▸ **Requirement**
The expected result is the segment of the entries that begins with the line containing "Answer: 1264" and ends with the last line, copied verbatim.

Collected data
+---+
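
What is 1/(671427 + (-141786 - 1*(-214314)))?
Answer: 1/743955 ≈ 1.3442e-6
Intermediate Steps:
1/(671427 + (-141786 - 1*(-214314))) = 1/(671427 + (-141786 + 214314)) = 1/(671427 + 72528) = 1/743955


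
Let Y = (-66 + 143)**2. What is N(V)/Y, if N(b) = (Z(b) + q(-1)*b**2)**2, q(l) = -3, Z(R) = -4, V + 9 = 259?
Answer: 35157750016/5929 ≈ 5.9298e+6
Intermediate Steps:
V = 250 (V = -9 + 259 = 250)
Y = 5929 (Y = 77**2 = 5929)
N(b) = (-4 - 3*b**2)**2
N(V)/Y = (4 + 3*250**2)**2/5929 = (4 + 3*62500)**2*(1/5929) = (4 + 187500)**2*(1/5929) = 187504**2*(1/5929) = 35157750016*(1/5929) = 35157750016/5929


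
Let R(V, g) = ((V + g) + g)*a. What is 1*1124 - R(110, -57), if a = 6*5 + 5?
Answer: 1264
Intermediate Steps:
a = 35 (a = 30 + 5 = 35)
R(V, g) = 35*V + 70*g (R(V, g) = ((V + g) + g)*35 = (V + 2*g)*35 = 35*V + 70*g)
1*1124 - R(110, -57) = 1*1124 - (35*110 + 70*(-57)) = 1124 - (3850 - 3990) = 1124 - 1*(-140) = 1124 + 140 = 1264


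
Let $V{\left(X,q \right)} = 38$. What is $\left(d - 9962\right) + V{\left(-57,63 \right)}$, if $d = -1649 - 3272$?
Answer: $-14845$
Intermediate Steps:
$d = -4921$ ($d = -1649 - 3272 = -4921$)
$\left(d - 9962\right) + V{\left(-57,63 \right)} = \left(-4921 - 9962\right) + 38 = -14883 + 38 = -14845$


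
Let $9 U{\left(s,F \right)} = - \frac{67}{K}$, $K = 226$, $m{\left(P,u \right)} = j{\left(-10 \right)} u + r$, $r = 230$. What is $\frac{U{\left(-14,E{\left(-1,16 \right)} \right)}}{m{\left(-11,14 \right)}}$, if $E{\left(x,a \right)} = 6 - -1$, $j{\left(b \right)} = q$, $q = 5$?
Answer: $- \frac{67}{610200} \approx -0.0001098$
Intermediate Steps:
$j{\left(b \right)} = 5$
$m{\left(P,u \right)} = 230 + 5 u$ ($m{\left(P,u \right)} = 5 u + 230 = 230 + 5 u$)
$E{\left(x,a \right)} = 7$ ($E{\left(x,a \right)} = 6 + 1 = 7$)
$U{\left(s,F \right)} = - \frac{67}{2034}$ ($U{\left(s,F \right)} = \frac{\left(-67\right) \frac{1}{226}}{9} = \frac{1}{9} \left(- \frac{67}{226}\right) = - \frac{67}{2034}$)
$\frac{U{\left(-14,E{\left(-1,16 \right)} \right)}}{m{\left(-11,14 \right)}} = - \frac{67}{2034 \left(230 + 5 \cdot 14\right)} = - \frac{67}{2034 \left(230 + 70\right)} = - \frac{67}{2034 \cdot 300} = \left(- \frac{67}{2034}\right) \frac{1}{300} = - \frac{67}{610200}$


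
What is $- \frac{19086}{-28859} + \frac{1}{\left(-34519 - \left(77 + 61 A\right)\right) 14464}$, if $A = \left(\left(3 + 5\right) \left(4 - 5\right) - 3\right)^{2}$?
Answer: $\frac{11588166561349}{17521895610752} \approx 0.66135$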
+---+
▸ **Finished exercise**
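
Answer: 1264
Intermediate Steps:
a = 35 (a = 30 + 5 = 35)
R(V, g) = 35*V + 70*g (R(V, g) = ((V + g) + g)*35 = (V + 2*g)*35 = 35*V + 70*g)
1*1124 - R(110, -57) = 1*1124 - (35*110 + 70*(-57)) = 1124 - (3850 - 3990) = 1124 - 1*(-140) = 1124 + 140 = 1264


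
Let $V{\left(X,q \right)} = 38$. What is $\left(d - 9962\right) + V{\left(-57,63 \right)}$, if $d = -1649 - 3272$?
Answer: $-14845$
Intermediate Steps:
$d = -4921$ ($d = -1649 - 3272 = -4921$)
$\left(d - 9962\right) + V{\left(-57,63 \right)} = \left(-4921 - 9962\right) + 38 = -14883 + 38 = -14845$


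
Let $9 U{\left(s,F \right)} = - \frac{67}{K}$, $K = 226$, $m{\left(P,u \right)} = j{\left(-10 \right)} u + r$, $r = 230$. What is $\frac{U{\left(-14,E{\left(-1,16 \right)} \right)}}{m{\left(-11,14 \right)}}$, if $E{\left(x,a \right)} = 6 - -1$, $j{\left(b \right)} = q$, $q = 5$?
Answer: $- \frac{67}{610200} \approx -0.0001098$
Intermediate Steps:
$j{\left(b \right)} = 5$
$m{\left(P,u \right)} = 230 + 5 u$ ($m{\left(P,u \right)} = 5 u + 230 = 230 + 5 u$)
$E{\left(x,a \right)} = 7$ ($E{\left(x,a \right)} = 6 + 1 = 7$)
$U{\left(s,F \right)} = - \frac{67}{2034}$ ($U{\left(s,F \right)} = \frac{\left(-67\right) \frac{1}{226}}{9} = \frac{1}{9} \left(- \frac{67}{226}\right) = - \frac{67}{2034}$)
$\frac{U{\left(-14,E{\left(-1,16 \right)} \right)}}{m{\left(-11,14 \right)}} = - \frac{67}{2034 \left(230 + 5 \cdot 14\right)} = - \frac{67}{2034 \left(230 + 70\right)} = - \frac{67}{2034 \cdot 300} = \left(- \frac{67}{2034}\right) \frac{1}{300} = - \frac{67}{610200}$


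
What is $- \frac{19086}{-28859} + \frac{1}{\left(-34519 - \left(77 + 61 A\right)\right) 14464}$, if $A = \left(\left(3 + 5\right) \left(4 - 5\right) - 3\right)^{2}$?
Answer: $\frac{11588166561349}{17521895610752} \approx 0.66135$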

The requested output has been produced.